▶ _DATASET EXCERPTS_
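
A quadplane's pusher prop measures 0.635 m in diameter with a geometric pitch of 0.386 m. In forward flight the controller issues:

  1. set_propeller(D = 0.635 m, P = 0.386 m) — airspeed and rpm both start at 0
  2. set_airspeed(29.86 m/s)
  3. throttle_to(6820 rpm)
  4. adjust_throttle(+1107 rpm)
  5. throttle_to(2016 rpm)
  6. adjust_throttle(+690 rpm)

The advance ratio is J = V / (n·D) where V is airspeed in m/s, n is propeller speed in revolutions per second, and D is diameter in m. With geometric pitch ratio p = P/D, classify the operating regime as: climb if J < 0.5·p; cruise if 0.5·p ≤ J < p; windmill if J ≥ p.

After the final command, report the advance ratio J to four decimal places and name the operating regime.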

▶ _EXERCISE DETAILS_
Retype the line containing "5. throttle_to(2016 rpm)" and each line after it through the end of the listing, exactly, leaving out everything else.

▶ _TASK OUTPUT_
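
  5. throttle_to(2016 rpm)
  6. adjust_throttle(+690 rpm)

The advance ratio is J = V / (n·D) where V is airspeed in m/s, n is propeller speed in revolutions per second, and D is diameter in m. With geometric pitch ratio p = P/D, classify the operating regime as: climb if J < 0.5·p; cruise if 0.5·p ≤ J < p; windmill if J ≥ p.

After the final command, report the advance ratio J to four decimal places and name the operating regime.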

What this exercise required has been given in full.